INFORMATION ▸
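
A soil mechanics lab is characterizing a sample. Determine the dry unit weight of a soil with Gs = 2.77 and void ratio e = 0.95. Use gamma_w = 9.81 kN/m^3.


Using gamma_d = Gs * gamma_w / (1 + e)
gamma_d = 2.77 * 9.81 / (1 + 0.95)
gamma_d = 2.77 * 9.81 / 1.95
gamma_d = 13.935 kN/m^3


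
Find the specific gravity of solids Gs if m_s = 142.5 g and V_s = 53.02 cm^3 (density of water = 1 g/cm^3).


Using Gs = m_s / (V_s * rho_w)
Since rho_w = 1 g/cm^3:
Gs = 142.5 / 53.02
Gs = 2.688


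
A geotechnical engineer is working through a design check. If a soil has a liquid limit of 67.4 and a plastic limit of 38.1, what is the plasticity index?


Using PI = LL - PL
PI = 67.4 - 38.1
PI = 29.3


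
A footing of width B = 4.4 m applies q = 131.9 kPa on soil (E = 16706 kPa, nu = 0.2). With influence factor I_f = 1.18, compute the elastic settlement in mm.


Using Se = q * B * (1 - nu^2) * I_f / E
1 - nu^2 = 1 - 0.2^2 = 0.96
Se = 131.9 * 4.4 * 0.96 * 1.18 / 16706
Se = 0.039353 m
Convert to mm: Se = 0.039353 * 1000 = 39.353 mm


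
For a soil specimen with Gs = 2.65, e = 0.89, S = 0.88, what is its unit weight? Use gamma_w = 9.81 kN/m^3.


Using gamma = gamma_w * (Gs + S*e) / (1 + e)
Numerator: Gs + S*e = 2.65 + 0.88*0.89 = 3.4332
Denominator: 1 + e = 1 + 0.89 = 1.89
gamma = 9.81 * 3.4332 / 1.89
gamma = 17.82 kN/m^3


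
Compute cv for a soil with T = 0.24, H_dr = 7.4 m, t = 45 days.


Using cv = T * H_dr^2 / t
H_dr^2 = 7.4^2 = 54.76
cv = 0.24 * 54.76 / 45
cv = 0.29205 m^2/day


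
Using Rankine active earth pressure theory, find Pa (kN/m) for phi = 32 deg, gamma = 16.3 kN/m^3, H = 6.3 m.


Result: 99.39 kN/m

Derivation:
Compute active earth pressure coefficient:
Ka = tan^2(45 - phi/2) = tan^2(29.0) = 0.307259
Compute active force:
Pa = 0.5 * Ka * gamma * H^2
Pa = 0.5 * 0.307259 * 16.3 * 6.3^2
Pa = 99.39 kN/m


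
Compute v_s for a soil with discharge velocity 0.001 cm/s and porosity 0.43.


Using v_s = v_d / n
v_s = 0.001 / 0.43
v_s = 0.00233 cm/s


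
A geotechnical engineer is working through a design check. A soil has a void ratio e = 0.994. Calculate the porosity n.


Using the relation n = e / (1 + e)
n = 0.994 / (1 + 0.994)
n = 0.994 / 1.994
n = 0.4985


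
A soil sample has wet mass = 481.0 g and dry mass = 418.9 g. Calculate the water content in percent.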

WORK REQUEST ▸
In the listing above, find the line containing "Using Rankine active"; that line and every line after it, through the last, are to be retyped exactly.

FINAL ANSWER ▸
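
Using Rankine active earth pressure theory, find Pa (kN/m) for phi = 32 deg, gamma = 16.3 kN/m^3, H = 6.3 m.


Result: 99.39 kN/m

Derivation:
Compute active earth pressure coefficient:
Ka = tan^2(45 - phi/2) = tan^2(29.0) = 0.307259
Compute active force:
Pa = 0.5 * Ka * gamma * H^2
Pa = 0.5 * 0.307259 * 16.3 * 6.3^2
Pa = 99.39 kN/m


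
Compute v_s for a soil with discharge velocity 0.001 cm/s and porosity 0.43.


Using v_s = v_d / n
v_s = 0.001 / 0.43
v_s = 0.00233 cm/s


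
A geotechnical engineer is working through a design check. A soil has a void ratio e = 0.994. Calculate the porosity n.


Using the relation n = e / (1 + e)
n = 0.994 / (1 + 0.994)
n = 0.994 / 1.994
n = 0.4985


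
A soil sample has wet mass = 481.0 g and dry mass = 418.9 g. Calculate the water content in percent.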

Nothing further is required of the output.